*INSTRUCTIONS TO FOLLOW*
Return only the lines starting at the line that contains "N1. O(c ⊃ ~j)" and ending with the final line of the listing; include both endpoints.

===== GIVEN RECORDS

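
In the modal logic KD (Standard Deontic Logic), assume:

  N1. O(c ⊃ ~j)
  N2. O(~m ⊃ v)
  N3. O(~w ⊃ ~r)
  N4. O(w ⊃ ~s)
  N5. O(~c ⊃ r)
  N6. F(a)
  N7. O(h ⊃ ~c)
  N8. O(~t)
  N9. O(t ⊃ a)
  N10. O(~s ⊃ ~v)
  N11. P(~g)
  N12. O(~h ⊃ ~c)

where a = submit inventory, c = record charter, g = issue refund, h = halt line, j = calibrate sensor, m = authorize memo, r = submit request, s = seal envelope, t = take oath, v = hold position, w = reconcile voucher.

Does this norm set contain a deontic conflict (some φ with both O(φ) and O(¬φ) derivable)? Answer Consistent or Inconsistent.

Consistent

Premise 9 is O(t ⊃ a), but O(t) is not derivable from the premises, so it does not yield O(a).
So O(a) is not derivable, and the apparent clash with O(~a) does not arise.
A world satisfying every obligation exists (e.g. a=false, c=false, g=false, h=false, j=false, m=true, r=true, s=false, t=false, v=false, w=true); no atom is both obligatory and forbidden, so the set is consistent.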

==========

*RESULT*
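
  N1. O(c ⊃ ~j)
  N2. O(~m ⊃ v)
  N3. O(~w ⊃ ~r)
  N4. O(w ⊃ ~s)
  N5. O(~c ⊃ r)
  N6. F(a)
  N7. O(h ⊃ ~c)
  N8. O(~t)
  N9. O(t ⊃ a)
  N10. O(~s ⊃ ~v)
  N11. P(~g)
  N12. O(~h ⊃ ~c)

where a = submit inventory, c = record charter, g = issue refund, h = halt line, j = calibrate sensor, m = authorize memo, r = submit request, s = seal envelope, t = take oath, v = hold position, w = reconcile voucher.

Does this norm set contain a deontic conflict (some φ with both O(φ) and O(¬φ) derivable)? Answer Consistent or Inconsistent.

Consistent

Premise 9 is O(t ⊃ a), but O(t) is not derivable from the premises, so it does not yield O(a).
So O(a) is not derivable, and the apparent clash with O(~a) does not arise.
A world satisfying every obligation exists (e.g. a=false, c=false, g=false, h=false, j=false, m=true, r=true, s=false, t=false, v=false, w=true); no atom is both obligatory and forbidden, so the set is consistent.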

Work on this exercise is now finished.